### MATERIAL SHOWN:

BEGIN

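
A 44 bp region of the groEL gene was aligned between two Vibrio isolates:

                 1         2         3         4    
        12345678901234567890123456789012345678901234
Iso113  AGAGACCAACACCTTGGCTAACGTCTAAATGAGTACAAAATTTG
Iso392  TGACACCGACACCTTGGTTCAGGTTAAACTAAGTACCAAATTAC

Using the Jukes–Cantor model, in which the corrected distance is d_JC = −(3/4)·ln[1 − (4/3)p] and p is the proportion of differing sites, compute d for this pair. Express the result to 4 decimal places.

Differing sites — 1:A/T; 4:G/C; 8:A/G; 18:C/T; 20:A/C; 22:C/G; 25:C/T; 26:T/A; 29:A/C; 31:G/A; 37:A/C; 43:T/A; 44:G/C.
p = 13/44 = 0.295455.
d = −0.75 · ln(1 − (4/3)·0.295455) = −0.75 · ln(0.606060) = −0.75 · (-0.500776) = 0.3756.

0.3756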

END

### EXERCISE REQUIREMENTS:
Take the lines above and print them exactly.

### SOLUTION FOR THIS PROBLEM:
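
A 44 bp region of the groEL gene was aligned between two Vibrio isolates:

                 1         2         3         4    
        12345678901234567890123456789012345678901234
Iso113  AGAGACCAACACCTTGGCTAACGTCTAAATGAGTACAAAATTTG
Iso392  TGACACCGACACCTTGGTTCAGGTTAAACTAAGTACCAAATTAC

Using the Jukes–Cantor model, in which the corrected distance is d_JC = −(3/4)·ln[1 − (4/3)p] and p is the proportion of differing sites, compute d for this pair. Express the result to 4 decimal places.

Differing sites — 1:A/T; 4:G/C; 8:A/G; 18:C/T; 20:A/C; 22:C/G; 25:C/T; 26:T/A; 29:A/C; 31:G/A; 37:A/C; 43:T/A; 44:G/C.
p = 13/44 = 0.295455.
d = −0.75 · ln(1 − (4/3)·0.295455) = −0.75 · ln(0.606060) = −0.75 · (-0.500776) = 0.3756.

0.3756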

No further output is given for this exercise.